***** SOURCE MATERIAL *****
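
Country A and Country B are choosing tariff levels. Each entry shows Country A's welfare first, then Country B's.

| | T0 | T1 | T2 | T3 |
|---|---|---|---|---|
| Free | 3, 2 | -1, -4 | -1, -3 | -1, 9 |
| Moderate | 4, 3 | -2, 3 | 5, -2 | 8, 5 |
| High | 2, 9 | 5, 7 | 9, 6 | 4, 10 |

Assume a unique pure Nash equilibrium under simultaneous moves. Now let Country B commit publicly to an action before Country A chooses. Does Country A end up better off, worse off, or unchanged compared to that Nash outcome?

worse off

Solve by backward induction (Country B leads).
- T0: BR = Moderate, leader payoff 3.
- T1: BR = High, leader payoff 7.
- T2: BR = High, leader payoff 6.
- T3: BR = Moderate, leader payoff 5.
Among 3, 7, 6, 5, the best is 7 at T1. Subgame-perfect outcome: (High, T1) with payoffs (5, 7).
Now find the simultaneous Nash equilibrium.
Country A's best replies: T0→Moderate; T1→High; T2→High; T3→Moderate.
Country B's best replies: Free→T3; Moderate→T3; High→T3.
The unique mutual best reply is (Moderate, T3), giving (8, 5).
Country A earns 5 sequentially versus 8 at the Nash outcome: worse off.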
*****
> _THE TASK_: Without altering a single word, reproduce the entries above.

> _SOLVED PROBLEM_:
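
Country A and Country B are choosing tariff levels. Each entry shows Country A's welfare first, then Country B's.

| | T0 | T1 | T2 | T3 |
|---|---|---|---|---|
| Free | 3, 2 | -1, -4 | -1, -3 | -1, 9 |
| Moderate | 4, 3 | -2, 3 | 5, -2 | 8, 5 |
| High | 2, 9 | 5, 7 | 9, 6 | 4, 10 |

Assume a unique pure Nash equilibrium under simultaneous moves. Now let Country B commit publicly to an action before Country A chooses. Does Country A end up better off, worse off, or unchanged compared to that Nash outcome?

worse off

Solve by backward induction (Country B leads).
- T0: BR = Moderate, leader payoff 3.
- T1: BR = High, leader payoff 7.
- T2: BR = High, leader payoff 6.
- T3: BR = Moderate, leader payoff 5.
Among 3, 7, 6, 5, the best is 7 at T1. Subgame-perfect outcome: (High, T1) with payoffs (5, 7).
Now find the simultaneous Nash equilibrium.
Country A's best replies: T0→Moderate; T1→High; T2→High; T3→Moderate.
Country B's best replies: Free→T3; Moderate→T3; High→T3.
The unique mutual best reply is (Moderate, T3), giving (8, 5).
Country A earns 5 sequentially versus 8 at the Nash outcome: worse off.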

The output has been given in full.